▸ **Your instructions**
Reproduce each entry exactly as written.

Data for the task below:

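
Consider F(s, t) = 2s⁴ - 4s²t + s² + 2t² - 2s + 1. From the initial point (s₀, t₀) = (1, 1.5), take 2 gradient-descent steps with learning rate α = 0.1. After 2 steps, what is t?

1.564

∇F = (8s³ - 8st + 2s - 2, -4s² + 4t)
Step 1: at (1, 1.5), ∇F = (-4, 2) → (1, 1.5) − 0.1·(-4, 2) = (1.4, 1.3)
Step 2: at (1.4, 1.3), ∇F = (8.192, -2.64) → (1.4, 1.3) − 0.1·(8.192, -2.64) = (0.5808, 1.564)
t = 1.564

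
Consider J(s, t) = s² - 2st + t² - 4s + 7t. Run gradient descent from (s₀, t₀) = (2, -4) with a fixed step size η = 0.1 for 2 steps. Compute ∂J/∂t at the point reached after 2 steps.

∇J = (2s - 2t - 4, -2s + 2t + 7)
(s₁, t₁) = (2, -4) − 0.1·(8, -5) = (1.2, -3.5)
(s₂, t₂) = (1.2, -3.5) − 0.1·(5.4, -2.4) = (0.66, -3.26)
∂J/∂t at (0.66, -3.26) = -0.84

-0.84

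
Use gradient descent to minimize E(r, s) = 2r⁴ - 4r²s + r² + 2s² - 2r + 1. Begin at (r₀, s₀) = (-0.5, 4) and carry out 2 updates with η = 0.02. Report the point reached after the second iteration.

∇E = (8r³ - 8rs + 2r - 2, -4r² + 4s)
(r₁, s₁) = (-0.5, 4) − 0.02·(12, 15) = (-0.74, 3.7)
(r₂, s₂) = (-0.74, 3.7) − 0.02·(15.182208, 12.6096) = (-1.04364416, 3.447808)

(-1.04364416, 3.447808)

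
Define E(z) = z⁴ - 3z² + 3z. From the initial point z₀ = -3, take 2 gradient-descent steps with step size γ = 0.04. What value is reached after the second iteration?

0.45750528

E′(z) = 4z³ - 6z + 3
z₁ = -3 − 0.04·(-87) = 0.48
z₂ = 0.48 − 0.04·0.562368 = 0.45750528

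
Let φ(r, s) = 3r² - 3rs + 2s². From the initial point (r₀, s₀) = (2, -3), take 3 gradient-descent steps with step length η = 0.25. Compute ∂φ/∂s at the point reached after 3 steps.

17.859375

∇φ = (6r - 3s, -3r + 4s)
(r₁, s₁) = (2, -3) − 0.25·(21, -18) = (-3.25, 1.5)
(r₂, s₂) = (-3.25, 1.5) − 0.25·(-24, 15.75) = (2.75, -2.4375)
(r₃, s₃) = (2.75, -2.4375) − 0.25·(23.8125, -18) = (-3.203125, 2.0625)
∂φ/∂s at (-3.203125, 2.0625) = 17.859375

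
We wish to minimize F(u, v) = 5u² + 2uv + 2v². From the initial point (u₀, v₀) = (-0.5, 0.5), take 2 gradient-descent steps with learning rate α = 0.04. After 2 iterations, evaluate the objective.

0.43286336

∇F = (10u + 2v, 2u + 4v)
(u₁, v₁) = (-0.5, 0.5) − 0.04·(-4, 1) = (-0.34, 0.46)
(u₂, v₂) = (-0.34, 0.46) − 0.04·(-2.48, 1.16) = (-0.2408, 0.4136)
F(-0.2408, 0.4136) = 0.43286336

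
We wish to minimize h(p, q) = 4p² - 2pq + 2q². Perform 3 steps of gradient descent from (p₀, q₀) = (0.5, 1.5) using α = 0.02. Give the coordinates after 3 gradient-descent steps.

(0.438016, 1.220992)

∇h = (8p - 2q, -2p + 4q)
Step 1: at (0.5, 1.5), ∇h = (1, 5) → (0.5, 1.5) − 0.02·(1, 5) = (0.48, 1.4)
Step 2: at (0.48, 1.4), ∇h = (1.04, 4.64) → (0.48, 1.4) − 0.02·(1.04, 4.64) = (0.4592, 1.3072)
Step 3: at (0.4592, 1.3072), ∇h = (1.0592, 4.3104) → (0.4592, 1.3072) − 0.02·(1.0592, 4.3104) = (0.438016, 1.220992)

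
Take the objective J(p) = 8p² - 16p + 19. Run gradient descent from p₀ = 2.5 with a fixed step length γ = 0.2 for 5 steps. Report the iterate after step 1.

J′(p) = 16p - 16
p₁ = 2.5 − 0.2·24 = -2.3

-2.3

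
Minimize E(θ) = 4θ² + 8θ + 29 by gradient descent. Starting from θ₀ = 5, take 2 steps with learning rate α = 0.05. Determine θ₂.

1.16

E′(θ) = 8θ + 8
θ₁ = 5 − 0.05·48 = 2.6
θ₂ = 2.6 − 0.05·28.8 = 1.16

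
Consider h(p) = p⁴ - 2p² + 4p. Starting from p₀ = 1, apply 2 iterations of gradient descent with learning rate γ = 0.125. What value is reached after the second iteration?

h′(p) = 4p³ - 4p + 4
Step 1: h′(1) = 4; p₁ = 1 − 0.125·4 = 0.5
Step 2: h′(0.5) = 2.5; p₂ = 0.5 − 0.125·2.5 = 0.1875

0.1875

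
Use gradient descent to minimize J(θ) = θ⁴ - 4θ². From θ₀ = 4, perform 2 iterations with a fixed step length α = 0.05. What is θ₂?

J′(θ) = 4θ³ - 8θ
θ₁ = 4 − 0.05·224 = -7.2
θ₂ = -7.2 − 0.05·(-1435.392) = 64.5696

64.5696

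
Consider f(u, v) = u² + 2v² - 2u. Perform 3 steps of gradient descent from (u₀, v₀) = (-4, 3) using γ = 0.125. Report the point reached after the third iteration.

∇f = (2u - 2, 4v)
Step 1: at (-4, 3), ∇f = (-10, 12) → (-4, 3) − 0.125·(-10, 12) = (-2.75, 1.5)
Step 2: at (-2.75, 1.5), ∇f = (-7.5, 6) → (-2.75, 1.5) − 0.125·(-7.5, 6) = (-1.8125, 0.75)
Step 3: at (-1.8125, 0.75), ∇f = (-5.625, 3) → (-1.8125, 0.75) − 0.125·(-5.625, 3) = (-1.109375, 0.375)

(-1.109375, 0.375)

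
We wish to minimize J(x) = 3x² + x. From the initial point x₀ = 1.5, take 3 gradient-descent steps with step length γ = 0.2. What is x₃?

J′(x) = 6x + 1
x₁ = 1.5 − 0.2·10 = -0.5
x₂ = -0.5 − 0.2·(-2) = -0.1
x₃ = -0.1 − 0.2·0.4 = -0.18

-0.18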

End of Data for the task.

▸ **Reply**
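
Consider F(s, t) = 2s⁴ - 4s²t + s² + 2t² - 2s + 1. From the initial point (s₀, t₀) = (1, 1.5), take 2 gradient-descent steps with learning rate α = 0.1. After 2 steps, what is t?

1.564

∇F = (8s³ - 8st + 2s - 2, -4s² + 4t)
Step 1: at (1, 1.5), ∇F = (-4, 2) → (1, 1.5) − 0.1·(-4, 2) = (1.4, 1.3)
Step 2: at (1.4, 1.3), ∇F = (8.192, -2.64) → (1.4, 1.3) − 0.1·(8.192, -2.64) = (0.5808, 1.564)
t = 1.564

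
Consider J(s, t) = s² - 2st + t² - 4s + 7t. Run gradient descent from (s₀, t₀) = (2, -4) with a fixed step size η = 0.1 for 2 steps. Compute ∂J/∂t at the point reached after 2 steps.

∇J = (2s - 2t - 4, -2s + 2t + 7)
(s₁, t₁) = (2, -4) − 0.1·(8, -5) = (1.2, -3.5)
(s₂, t₂) = (1.2, -3.5) − 0.1·(5.4, -2.4) = (0.66, -3.26)
∂J/∂t at (0.66, -3.26) = -0.84

-0.84

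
Use gradient descent to minimize E(r, s) = 2r⁴ - 4r²s + r² + 2s² - 2r + 1. Begin at (r₀, s₀) = (-0.5, 4) and carry out 2 updates with η = 0.02. Report the point reached after the second iteration.

∇E = (8r³ - 8rs + 2r - 2, -4r² + 4s)
(r₁, s₁) = (-0.5, 4) − 0.02·(12, 15) = (-0.74, 3.7)
(r₂, s₂) = (-0.74, 3.7) − 0.02·(15.182208, 12.6096) = (-1.04364416, 3.447808)

(-1.04364416, 3.447808)

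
Define E(z) = z⁴ - 3z² + 3z. From the initial point z₀ = -3, take 2 gradient-descent steps with step size γ = 0.04. What value is reached after the second iteration?

0.45750528

E′(z) = 4z³ - 6z + 3
z₁ = -3 − 0.04·(-87) = 0.48
z₂ = 0.48 − 0.04·0.562368 = 0.45750528

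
Let φ(r, s) = 3r² - 3rs + 2s². From the initial point (r₀, s₀) = (2, -3), take 3 gradient-descent steps with step length η = 0.25. Compute ∂φ/∂s at the point reached after 3 steps.

17.859375

∇φ = (6r - 3s, -3r + 4s)
(r₁, s₁) = (2, -3) − 0.25·(21, -18) = (-3.25, 1.5)
(r₂, s₂) = (-3.25, 1.5) − 0.25·(-24, 15.75) = (2.75, -2.4375)
(r₃, s₃) = (2.75, -2.4375) − 0.25·(23.8125, -18) = (-3.203125, 2.0625)
∂φ/∂s at (-3.203125, 2.0625) = 17.859375

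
We wish to minimize F(u, v) = 5u² + 2uv + 2v². From the initial point (u₀, v₀) = (-0.5, 0.5), take 2 gradient-descent steps with learning rate α = 0.04. After 2 iterations, evaluate the objective.

0.43286336

∇F = (10u + 2v, 2u + 4v)
(u₁, v₁) = (-0.5, 0.5) − 0.04·(-4, 1) = (-0.34, 0.46)
(u₂, v₂) = (-0.34, 0.46) − 0.04·(-2.48, 1.16) = (-0.2408, 0.4136)
F(-0.2408, 0.4136) = 0.43286336

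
We wish to minimize h(p, q) = 4p² - 2pq + 2q². Perform 3 steps of gradient descent from (p₀, q₀) = (0.5, 1.5) using α = 0.02. Give the coordinates after 3 gradient-descent steps.

(0.438016, 1.220992)

∇h = (8p - 2q, -2p + 4q)
Step 1: at (0.5, 1.5), ∇h = (1, 5) → (0.5, 1.5) − 0.02·(1, 5) = (0.48, 1.4)
Step 2: at (0.48, 1.4), ∇h = (1.04, 4.64) → (0.48, 1.4) − 0.02·(1.04, 4.64) = (0.4592, 1.3072)
Step 3: at (0.4592, 1.3072), ∇h = (1.0592, 4.3104) → (0.4592, 1.3072) − 0.02·(1.0592, 4.3104) = (0.438016, 1.220992)

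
Take the objective J(p) = 8p² - 16p + 19. Run gradient descent from p₀ = 2.5 with a fixed step length γ = 0.2 for 5 steps. Report the iterate after step 1.

J′(p) = 16p - 16
p₁ = 2.5 − 0.2·24 = -2.3

-2.3

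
Minimize E(θ) = 4θ² + 8θ + 29 by gradient descent. Starting from θ₀ = 5, take 2 steps with learning rate α = 0.05. Determine θ₂.

1.16

E′(θ) = 8θ + 8
θ₁ = 5 − 0.05·48 = 2.6
θ₂ = 2.6 − 0.05·28.8 = 1.16

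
Consider h(p) = p⁴ - 2p² + 4p. Starting from p₀ = 1, apply 2 iterations of gradient descent with learning rate γ = 0.125. What value is reached after the second iteration?

h′(p) = 4p³ - 4p + 4
Step 1: h′(1) = 4; p₁ = 1 − 0.125·4 = 0.5
Step 2: h′(0.5) = 2.5; p₂ = 0.5 − 0.125·2.5 = 0.1875

0.1875

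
Use gradient descent to minimize J(θ) = θ⁴ - 4θ². From θ₀ = 4, perform 2 iterations with a fixed step length α = 0.05. What is θ₂?

J′(θ) = 4θ³ - 8θ
θ₁ = 4 − 0.05·224 = -7.2
θ₂ = -7.2 − 0.05·(-1435.392) = 64.5696

64.5696

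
Consider f(u, v) = u² + 2v² - 2u. Perform 3 steps of gradient descent from (u₀, v₀) = (-4, 3) using γ = 0.125. Report the point reached after the third iteration.

∇f = (2u - 2, 4v)
Step 1: at (-4, 3), ∇f = (-10, 12) → (-4, 3) − 0.125·(-10, 12) = (-2.75, 1.5)
Step 2: at (-2.75, 1.5), ∇f = (-7.5, 6) → (-2.75, 1.5) − 0.125·(-7.5, 6) = (-1.8125, 0.75)
Step 3: at (-1.8125, 0.75), ∇f = (-5.625, 3) → (-1.8125, 0.75) − 0.125·(-5.625, 3) = (-1.109375, 0.375)

(-1.109375, 0.375)

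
We wish to minimize J(x) = 3x² + x. From the initial point x₀ = 1.5, take 3 gradient-descent steps with step length γ = 0.2. What is x₃?

J′(x) = 6x + 1
x₁ = 1.5 − 0.2·10 = -0.5
x₂ = -0.5 − 0.2·(-2) = -0.1
x₃ = -0.1 − 0.2·0.4 = -0.18

-0.18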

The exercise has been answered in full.